* [WORK TASK] Scan the entries below for the word "local" and copy every line in which it occurs.

* [SUPPLIED MATERIAL]
::::

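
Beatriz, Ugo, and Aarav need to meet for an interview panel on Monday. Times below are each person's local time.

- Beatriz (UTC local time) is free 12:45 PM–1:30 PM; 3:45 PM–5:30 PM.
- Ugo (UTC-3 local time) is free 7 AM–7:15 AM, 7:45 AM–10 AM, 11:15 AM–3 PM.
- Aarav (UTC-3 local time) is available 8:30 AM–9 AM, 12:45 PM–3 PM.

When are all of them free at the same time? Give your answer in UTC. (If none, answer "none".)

Beatriz in UTC: 12:45-13:30, 15:45-17:30.
Ugo in UTC: 10:00-10:15, 10:45-13:00, 14:15-18:00 (add 3h to convert from UTC-3).
Aarav in UTC: 11:30-12:00, 15:45-18:00 (add 3h to convert from UTC-3).
Beatriz ∩ Ugo: 12:45-13:00, 15:45-17:30.
Beatriz ∩ Ugo ∩ Aarav: 15:45-17:30.

15:45-17:30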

::::

* [REPLY TO THE EXERCISE]
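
Beatriz, Ugo, and Aarav need to meet for an interview panel on Monday. Times below are each person's local time.
- Beatriz (UTC local time) is free 12:45 PM–1:30 PM; 3:45 PM–5:30 PM.
- Ugo (UTC-3 local time) is free 7 AM–7:15 AM, 7:45 AM–10 AM, 11:15 AM–3 PM.
- Aarav (UTC-3 local time) is available 8:30 AM–9 AM, 12:45 PM–3 PM.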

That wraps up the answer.